◆ EXERCISE DETAILS: Line by line, give the data again exactly as it appears.
(SUPPLIED DATA begins)
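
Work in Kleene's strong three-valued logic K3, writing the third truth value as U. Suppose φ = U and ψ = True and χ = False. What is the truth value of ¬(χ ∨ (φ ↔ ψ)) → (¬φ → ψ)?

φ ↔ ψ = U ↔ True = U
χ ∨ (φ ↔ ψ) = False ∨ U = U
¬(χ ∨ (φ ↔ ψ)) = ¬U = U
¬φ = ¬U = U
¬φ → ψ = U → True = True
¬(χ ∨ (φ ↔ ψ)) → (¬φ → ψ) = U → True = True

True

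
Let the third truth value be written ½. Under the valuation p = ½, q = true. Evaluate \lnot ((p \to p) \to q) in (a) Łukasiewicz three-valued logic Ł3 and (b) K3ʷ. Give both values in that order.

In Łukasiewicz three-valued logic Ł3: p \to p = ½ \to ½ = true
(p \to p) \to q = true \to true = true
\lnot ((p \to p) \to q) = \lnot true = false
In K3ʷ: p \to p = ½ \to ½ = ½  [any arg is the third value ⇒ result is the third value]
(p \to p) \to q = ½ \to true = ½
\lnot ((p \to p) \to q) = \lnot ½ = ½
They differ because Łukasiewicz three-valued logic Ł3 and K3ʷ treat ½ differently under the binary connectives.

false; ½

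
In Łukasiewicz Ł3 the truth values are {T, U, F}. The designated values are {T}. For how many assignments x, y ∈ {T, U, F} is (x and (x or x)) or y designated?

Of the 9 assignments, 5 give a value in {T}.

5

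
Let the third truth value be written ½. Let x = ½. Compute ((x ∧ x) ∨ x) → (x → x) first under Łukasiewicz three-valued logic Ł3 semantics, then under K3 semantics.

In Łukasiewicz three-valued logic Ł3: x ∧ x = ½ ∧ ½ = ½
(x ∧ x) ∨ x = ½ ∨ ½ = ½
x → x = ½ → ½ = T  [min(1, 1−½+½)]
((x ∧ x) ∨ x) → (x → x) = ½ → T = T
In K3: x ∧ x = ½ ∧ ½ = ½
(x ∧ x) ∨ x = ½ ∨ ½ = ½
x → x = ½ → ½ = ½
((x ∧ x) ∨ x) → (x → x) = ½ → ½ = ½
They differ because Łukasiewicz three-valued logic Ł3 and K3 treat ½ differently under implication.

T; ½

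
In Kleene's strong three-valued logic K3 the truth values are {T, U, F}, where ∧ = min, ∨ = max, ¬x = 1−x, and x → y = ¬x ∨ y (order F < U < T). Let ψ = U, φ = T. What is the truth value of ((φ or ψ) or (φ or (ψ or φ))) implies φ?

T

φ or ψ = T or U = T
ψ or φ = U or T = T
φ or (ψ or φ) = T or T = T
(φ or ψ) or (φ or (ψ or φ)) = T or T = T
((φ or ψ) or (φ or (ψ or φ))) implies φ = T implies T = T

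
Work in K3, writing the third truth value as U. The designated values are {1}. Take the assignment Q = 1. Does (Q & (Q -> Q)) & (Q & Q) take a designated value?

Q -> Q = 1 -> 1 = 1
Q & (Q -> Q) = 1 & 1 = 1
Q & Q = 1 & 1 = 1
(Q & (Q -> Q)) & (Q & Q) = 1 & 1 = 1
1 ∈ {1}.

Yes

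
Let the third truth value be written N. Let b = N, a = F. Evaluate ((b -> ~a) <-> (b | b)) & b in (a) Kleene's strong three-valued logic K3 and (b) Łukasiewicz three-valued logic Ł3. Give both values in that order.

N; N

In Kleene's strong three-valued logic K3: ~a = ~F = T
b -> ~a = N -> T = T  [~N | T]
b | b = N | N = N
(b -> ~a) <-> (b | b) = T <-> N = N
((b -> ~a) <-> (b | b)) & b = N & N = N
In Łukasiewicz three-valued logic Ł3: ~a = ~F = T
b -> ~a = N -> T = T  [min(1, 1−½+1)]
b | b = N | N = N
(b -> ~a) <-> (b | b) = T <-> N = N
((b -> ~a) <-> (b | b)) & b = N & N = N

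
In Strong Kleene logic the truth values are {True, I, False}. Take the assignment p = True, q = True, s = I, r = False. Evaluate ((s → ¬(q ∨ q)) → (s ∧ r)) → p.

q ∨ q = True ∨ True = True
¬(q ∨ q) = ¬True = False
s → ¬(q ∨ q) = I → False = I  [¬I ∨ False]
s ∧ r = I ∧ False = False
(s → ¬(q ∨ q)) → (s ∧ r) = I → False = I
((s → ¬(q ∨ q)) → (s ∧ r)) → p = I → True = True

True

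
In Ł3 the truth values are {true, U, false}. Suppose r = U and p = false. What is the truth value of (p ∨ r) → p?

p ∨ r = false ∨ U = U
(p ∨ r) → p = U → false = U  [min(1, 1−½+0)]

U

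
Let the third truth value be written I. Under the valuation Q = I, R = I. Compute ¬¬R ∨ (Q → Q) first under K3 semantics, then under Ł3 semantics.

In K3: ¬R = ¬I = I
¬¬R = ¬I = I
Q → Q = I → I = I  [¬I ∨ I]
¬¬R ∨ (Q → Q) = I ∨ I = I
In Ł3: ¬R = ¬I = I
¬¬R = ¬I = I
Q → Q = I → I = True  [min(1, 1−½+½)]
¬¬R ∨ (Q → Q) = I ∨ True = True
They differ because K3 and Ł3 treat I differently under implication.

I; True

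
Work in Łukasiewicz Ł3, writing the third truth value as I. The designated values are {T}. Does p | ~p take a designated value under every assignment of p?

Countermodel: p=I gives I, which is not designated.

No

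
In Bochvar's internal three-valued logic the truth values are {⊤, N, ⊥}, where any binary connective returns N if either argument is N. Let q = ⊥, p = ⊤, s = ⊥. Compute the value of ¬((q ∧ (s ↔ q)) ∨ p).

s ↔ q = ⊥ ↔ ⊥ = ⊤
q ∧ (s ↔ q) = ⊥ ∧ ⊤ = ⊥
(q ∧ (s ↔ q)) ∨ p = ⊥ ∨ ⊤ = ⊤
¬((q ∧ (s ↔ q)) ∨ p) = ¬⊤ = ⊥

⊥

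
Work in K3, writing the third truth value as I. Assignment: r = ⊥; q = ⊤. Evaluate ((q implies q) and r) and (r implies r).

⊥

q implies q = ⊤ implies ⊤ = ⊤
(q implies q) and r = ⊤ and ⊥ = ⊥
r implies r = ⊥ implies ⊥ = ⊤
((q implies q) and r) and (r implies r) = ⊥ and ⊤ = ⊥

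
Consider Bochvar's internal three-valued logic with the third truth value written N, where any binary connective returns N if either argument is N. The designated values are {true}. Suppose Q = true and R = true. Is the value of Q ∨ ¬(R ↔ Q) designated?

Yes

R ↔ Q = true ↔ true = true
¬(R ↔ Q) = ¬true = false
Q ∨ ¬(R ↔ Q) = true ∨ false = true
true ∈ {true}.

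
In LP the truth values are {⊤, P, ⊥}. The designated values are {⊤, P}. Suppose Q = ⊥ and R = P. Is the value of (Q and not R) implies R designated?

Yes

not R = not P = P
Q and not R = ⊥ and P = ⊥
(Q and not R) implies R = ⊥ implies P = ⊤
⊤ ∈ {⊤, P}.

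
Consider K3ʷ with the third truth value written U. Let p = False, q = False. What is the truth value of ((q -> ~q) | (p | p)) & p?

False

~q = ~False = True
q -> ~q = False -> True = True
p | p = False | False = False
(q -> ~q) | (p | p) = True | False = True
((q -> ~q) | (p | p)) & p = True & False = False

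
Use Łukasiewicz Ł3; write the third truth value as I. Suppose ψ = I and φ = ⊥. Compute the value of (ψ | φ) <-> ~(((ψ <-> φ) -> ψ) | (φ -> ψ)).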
(SUPPLIED DATA ends)
◆ EXERCISE OUTPUT:
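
Work in Kleene's strong three-valued logic K3, writing the third truth value as U. Suppose φ = U and ψ = True and χ = False. What is the truth value of ¬(χ ∨ (φ ↔ ψ)) → (¬φ → ψ)?

φ ↔ ψ = U ↔ True = U
χ ∨ (φ ↔ ψ) = False ∨ U = U
¬(χ ∨ (φ ↔ ψ)) = ¬U = U
¬φ = ¬U = U
¬φ → ψ = U → True = True
¬(χ ∨ (φ ↔ ψ)) → (¬φ → ψ) = U → True = True

True

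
Let the third truth value be written ½. Under the valuation p = ½, q = true. Evaluate \lnot ((p \to p) \to q) in (a) Łukasiewicz three-valued logic Ł3 and (b) K3ʷ. Give both values in that order.

In Łukasiewicz three-valued logic Ł3: p \to p = ½ \to ½ = true
(p \to p) \to q = true \to true = true
\lnot ((p \to p) \to q) = \lnot true = false
In K3ʷ: p \to p = ½ \to ½ = ½  [any arg is the third value ⇒ result is the third value]
(p \to p) \to q = ½ \to true = ½
\lnot ((p \to p) \to q) = \lnot ½ = ½
They differ because Łukasiewicz three-valued logic Ł3 and K3ʷ treat ½ differently under the binary connectives.

false; ½

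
In Łukasiewicz Ł3 the truth values are {T, U, F}. The designated values are {T}. For how many assignments x, y ∈ {T, U, F} is (x and (x or x)) or y designated?

Of the 9 assignments, 5 give a value in {T}.

5

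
Let the third truth value be written ½. Let x = ½. Compute ((x ∧ x) ∨ x) → (x → x) first under Łukasiewicz three-valued logic Ł3 semantics, then under K3 semantics.

In Łukasiewicz three-valued logic Ł3: x ∧ x = ½ ∧ ½ = ½
(x ∧ x) ∨ x = ½ ∨ ½ = ½
x → x = ½ → ½ = T  [min(1, 1−½+½)]
((x ∧ x) ∨ x) → (x → x) = ½ → T = T
In K3: x ∧ x = ½ ∧ ½ = ½
(x ∧ x) ∨ x = ½ ∨ ½ = ½
x → x = ½ → ½ = ½
((x ∧ x) ∨ x) → (x → x) = ½ → ½ = ½
They differ because Łukasiewicz three-valued logic Ł3 and K3 treat ½ differently under implication.

T; ½

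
In Kleene's strong three-valued logic K3 the truth values are {T, U, F}, where ∧ = min, ∨ = max, ¬x = 1−x, and x → y = ¬x ∨ y (order F < U < T). Let ψ = U, φ = T. What is the truth value of ((φ or ψ) or (φ or (ψ or φ))) implies φ?

T

φ or ψ = T or U = T
ψ or φ = U or T = T
φ or (ψ or φ) = T or T = T
(φ or ψ) or (φ or (ψ or φ)) = T or T = T
((φ or ψ) or (φ or (ψ or φ))) implies φ = T implies T = T

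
Work in K3, writing the third truth value as U. The designated values are {1}. Take the assignment Q = 1. Does (Q & (Q -> Q)) & (Q & Q) take a designated value?

Q -> Q = 1 -> 1 = 1
Q & (Q -> Q) = 1 & 1 = 1
Q & Q = 1 & 1 = 1
(Q & (Q -> Q)) & (Q & Q) = 1 & 1 = 1
1 ∈ {1}.

Yes

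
Let the third truth value be written N. Let b = N, a = F. Evaluate ((b -> ~a) <-> (b | b)) & b in (a) Kleene's strong three-valued logic K3 and (b) Łukasiewicz three-valued logic Ł3. Give both values in that order.

N; N

In Kleene's strong three-valued logic K3: ~a = ~F = T
b -> ~a = N -> T = T  [~N | T]
b | b = N | N = N
(b -> ~a) <-> (b | b) = T <-> N = N
((b -> ~a) <-> (b | b)) & b = N & N = N
In Łukasiewicz three-valued logic Ł3: ~a = ~F = T
b -> ~a = N -> T = T  [min(1, 1−½+1)]
b | b = N | N = N
(b -> ~a) <-> (b | b) = T <-> N = N
((b -> ~a) <-> (b | b)) & b = N & N = N

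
In Strong Kleene logic the truth values are {True, I, False}. Take the assignment p = True, q = True, s = I, r = False. Evaluate ((s → ¬(q ∨ q)) → (s ∧ r)) → p.

q ∨ q = True ∨ True = True
¬(q ∨ q) = ¬True = False
s → ¬(q ∨ q) = I → False = I  [¬I ∨ False]
s ∧ r = I ∧ False = False
(s → ¬(q ∨ q)) → (s ∧ r) = I → False = I
((s → ¬(q ∨ q)) → (s ∧ r)) → p = I → True = True

True

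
In Ł3 the truth values are {true, U, false}. Suppose r = U and p = false. What is the truth value of (p ∨ r) → p?

p ∨ r = false ∨ U = U
(p ∨ r) → p = U → false = U  [min(1, 1−½+0)]

U

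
Let the third truth value be written I. Under the valuation Q = I, R = I. Compute ¬¬R ∨ (Q → Q) first under K3 semantics, then under Ł3 semantics.

In K3: ¬R = ¬I = I
¬¬R = ¬I = I
Q → Q = I → I = I  [¬I ∨ I]
¬¬R ∨ (Q → Q) = I ∨ I = I
In Ł3: ¬R = ¬I = I
¬¬R = ¬I = I
Q → Q = I → I = True  [min(1, 1−½+½)]
¬¬R ∨ (Q → Q) = I ∨ True = True
They differ because K3 and Ł3 treat I differently under implication.

I; True

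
Work in Łukasiewicz Ł3, writing the third truth value as I. The designated values are {T}. Does p | ~p take a designated value under every assignment of p?

Countermodel: p=I gives I, which is not designated.

No

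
In Bochvar's internal three-valued logic the truth values are {⊤, N, ⊥}, where any binary connective returns N if either argument is N. Let q = ⊥, p = ⊤, s = ⊥. Compute the value of ¬((q ∧ (s ↔ q)) ∨ p).

s ↔ q = ⊥ ↔ ⊥ = ⊤
q ∧ (s ↔ q) = ⊥ ∧ ⊤ = ⊥
(q ∧ (s ↔ q)) ∨ p = ⊥ ∨ ⊤ = ⊤
¬((q ∧ (s ↔ q)) ∨ p) = ¬⊤ = ⊥

⊥

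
Work in K3, writing the third truth value as I. Assignment: r = ⊥; q = ⊤. Evaluate ((q implies q) and r) and (r implies r).

⊥

q implies q = ⊤ implies ⊤ = ⊤
(q implies q) and r = ⊤ and ⊥ = ⊥
r implies r = ⊥ implies ⊥ = ⊤
((q implies q) and r) and (r implies r) = ⊥ and ⊤ = ⊥

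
Consider Bochvar's internal three-valued logic with the third truth value written N, where any binary connective returns N if either argument is N. The designated values are {true}. Suppose Q = true and R = true. Is the value of Q ∨ ¬(R ↔ Q) designated?

Yes

R ↔ Q = true ↔ true = true
¬(R ↔ Q) = ¬true = false
Q ∨ ¬(R ↔ Q) = true ∨ false = true
true ∈ {true}.

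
In LP the truth values are {⊤, P, ⊥}. The designated values are {⊤, P}. Suppose Q = ⊥ and R = P. Is the value of (Q and not R) implies R designated?

Yes

not R = not P = P
Q and not R = ⊥ and P = ⊥
(Q and not R) implies R = ⊥ implies P = ⊤
⊤ ∈ {⊤, P}.

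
Consider K3ʷ with the third truth value written U. Let p = False, q = False. What is the truth value of ((q -> ~q) | (p | p)) & p?

False

~q = ~False = True
q -> ~q = False -> True = True
p | p = False | False = False
(q -> ~q) | (p | p) = True | False = True
((q -> ~q) | (p | p)) & p = True & False = False

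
Use Łukasiewicz Ł3; write the third truth value as I. Suppose ψ = I and φ = ⊥. Compute the value of (ψ | φ) <-> ~(((ψ <-> φ) -> ψ) | (φ -> ψ)).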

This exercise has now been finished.